====== Input data ======
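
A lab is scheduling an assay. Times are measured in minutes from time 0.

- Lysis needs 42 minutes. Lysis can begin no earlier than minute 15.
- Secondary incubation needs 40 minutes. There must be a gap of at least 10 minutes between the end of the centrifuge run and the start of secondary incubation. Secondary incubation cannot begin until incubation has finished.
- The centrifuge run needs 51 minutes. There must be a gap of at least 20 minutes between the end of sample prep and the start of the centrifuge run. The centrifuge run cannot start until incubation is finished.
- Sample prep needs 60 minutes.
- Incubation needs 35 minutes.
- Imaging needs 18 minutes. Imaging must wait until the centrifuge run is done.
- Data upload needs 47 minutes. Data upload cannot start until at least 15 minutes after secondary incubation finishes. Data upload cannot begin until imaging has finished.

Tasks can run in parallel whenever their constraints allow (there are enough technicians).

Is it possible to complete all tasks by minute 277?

Incubation has no prerequisites, so it starts at minute 0 and finishes at minute 35.
Lysis cannot begin until its own release at minute 15. It runs from minute 15 to 15 + 42 = minute 57.
Sample prep has no prerequisites, so it starts at minute 0 and finishes at minute 60.
For the centrifuge run: sample prep (finishes minute 60, plus 20-minute gap → minute 80); incubation (finishes minute 35). Taking the maximum gives a start of minute 80, and it finishes at 80 + 51 = minute 131.
Imaging cannot begin until the centrifuge run (finishes minute 131). It runs from minute 131 to 131 + 18 = minute 149.
For secondary incubation: the centrifuge run (finishes minute 131, plus 10-minute gap → minute 141); incubation (finishes minute 35). Taking the maximum gives a start of minute 141, and it finishes at 141 + 40 = minute 181.
Data upload has to wait for secondary incubation (finishes minute 181, plus 15-minute gap → minute 196); imaging (finishes minute 149). The latest of these is minute 196, so data upload runs minute 196 to 196 + 47 = minute 243.
Every task is finished by minute 243, which is no later than the deadline of 277, so the schedule is feasible.

Yes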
======
Copy out the lines above exactly, beginning at the one that contains "- Secondary incubation" and ending at the one that contains "Tasks can run".

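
- Secondary incubation needs 40 minutes. There must be a gap of at least 10 minutes between the end of the centrifuge run and the start of secondary incubation. Secondary incubation cannot begin until incubation has finished.
- The centrifuge run needs 51 minutes. There must be a gap of at least 20 minutes between the end of sample prep and the start of the centrifuge run. The centrifuge run cannot start until incubation is finished.
- Sample prep needs 60 minutes.
- Incubation needs 35 minutes.
- Imaging needs 18 minutes. Imaging must wait until the centrifuge run is done.
- Data upload needs 47 minutes. Data upload cannot start until at least 15 minutes after secondary incubation finishes. Data upload cannot begin until imaging has finished.

Tasks can run in parallel whenever their constraints allow (there are enough technicians).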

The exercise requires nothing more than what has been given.